Problem to work on:
Of the entries below, return exactly those lines that fall between the one containing "In an astrocyte, [K⁺]_in" and the one containing "The equilibrium potential for", the two end lines included.

Stored items:
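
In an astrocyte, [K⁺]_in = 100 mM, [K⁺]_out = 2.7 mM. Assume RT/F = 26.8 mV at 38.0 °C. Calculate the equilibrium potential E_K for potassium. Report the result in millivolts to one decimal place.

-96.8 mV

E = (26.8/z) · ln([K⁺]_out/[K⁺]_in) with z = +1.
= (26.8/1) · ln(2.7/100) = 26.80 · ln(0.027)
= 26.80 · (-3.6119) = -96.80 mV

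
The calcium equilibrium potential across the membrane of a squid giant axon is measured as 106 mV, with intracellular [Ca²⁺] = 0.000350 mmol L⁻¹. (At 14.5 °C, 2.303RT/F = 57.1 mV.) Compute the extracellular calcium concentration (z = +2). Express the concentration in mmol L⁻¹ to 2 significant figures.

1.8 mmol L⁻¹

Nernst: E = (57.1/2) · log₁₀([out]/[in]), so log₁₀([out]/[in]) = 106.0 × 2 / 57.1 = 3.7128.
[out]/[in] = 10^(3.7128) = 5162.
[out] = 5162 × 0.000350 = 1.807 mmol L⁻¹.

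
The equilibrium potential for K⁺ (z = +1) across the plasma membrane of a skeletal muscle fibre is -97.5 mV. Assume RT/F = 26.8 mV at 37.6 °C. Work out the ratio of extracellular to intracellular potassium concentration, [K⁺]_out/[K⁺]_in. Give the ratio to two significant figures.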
==
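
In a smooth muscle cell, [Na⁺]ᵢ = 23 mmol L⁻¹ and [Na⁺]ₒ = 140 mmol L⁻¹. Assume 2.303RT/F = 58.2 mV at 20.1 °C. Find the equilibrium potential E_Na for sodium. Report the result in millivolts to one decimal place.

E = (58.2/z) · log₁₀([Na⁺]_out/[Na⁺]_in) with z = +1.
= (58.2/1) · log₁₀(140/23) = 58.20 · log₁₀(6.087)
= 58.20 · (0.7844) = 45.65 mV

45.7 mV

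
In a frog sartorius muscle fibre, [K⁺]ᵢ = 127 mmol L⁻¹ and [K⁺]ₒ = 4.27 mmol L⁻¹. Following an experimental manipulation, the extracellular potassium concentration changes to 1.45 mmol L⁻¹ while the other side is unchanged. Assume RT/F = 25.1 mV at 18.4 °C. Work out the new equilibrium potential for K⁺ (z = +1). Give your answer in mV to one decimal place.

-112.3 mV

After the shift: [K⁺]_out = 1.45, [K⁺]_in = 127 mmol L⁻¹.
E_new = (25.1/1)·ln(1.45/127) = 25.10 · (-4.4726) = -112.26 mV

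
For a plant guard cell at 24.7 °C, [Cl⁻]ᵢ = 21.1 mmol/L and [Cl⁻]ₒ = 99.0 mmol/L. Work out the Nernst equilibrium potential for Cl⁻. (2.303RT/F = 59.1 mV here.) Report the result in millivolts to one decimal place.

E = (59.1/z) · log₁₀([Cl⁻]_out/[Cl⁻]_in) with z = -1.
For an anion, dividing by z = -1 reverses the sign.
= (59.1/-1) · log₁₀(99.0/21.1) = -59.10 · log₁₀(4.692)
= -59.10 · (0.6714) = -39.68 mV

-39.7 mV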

Exercise solution:
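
In an astrocyte, [K⁺]_in = 100 mM, [K⁺]_out = 2.7 mM. Assume RT/F = 26.8 mV at 38.0 °C. Calculate the equilibrium potential E_K for potassium. Report the result in millivolts to one decimal place.

-96.8 mV

E = (26.8/z) · ln([K⁺]_out/[K⁺]_in) with z = +1.
= (26.8/1) · ln(2.7/100) = 26.80 · ln(0.027)
= 26.80 · (-3.6119) = -96.80 mV

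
The calcium equilibrium potential across the membrane of a squid giant axon is measured as 106 mV, with intracellular [Ca²⁺] = 0.000350 mmol L⁻¹. (At 14.5 °C, 2.303RT/F = 57.1 mV.) Compute the extracellular calcium concentration (z = +2). Express the concentration in mmol L⁻¹ to 2 significant figures.

1.8 mmol L⁻¹

Nernst: E = (57.1/2) · log₁₀([out]/[in]), so log₁₀([out]/[in]) = 106.0 × 2 / 57.1 = 3.7128.
[out]/[in] = 10^(3.7128) = 5162.
[out] = 5162 × 0.000350 = 1.807 mmol L⁻¹.

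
The equilibrium potential for K⁺ (z = +1) across the plasma membrane of a skeletal muscle fibre is -97.5 mV. Assume RT/F = 26.8 mV at 37.6 °C. Work out the ratio of extracellular to intracellular potassium concentration, [K⁺]_out/[K⁺]_in. Give the ratio to two significant figures.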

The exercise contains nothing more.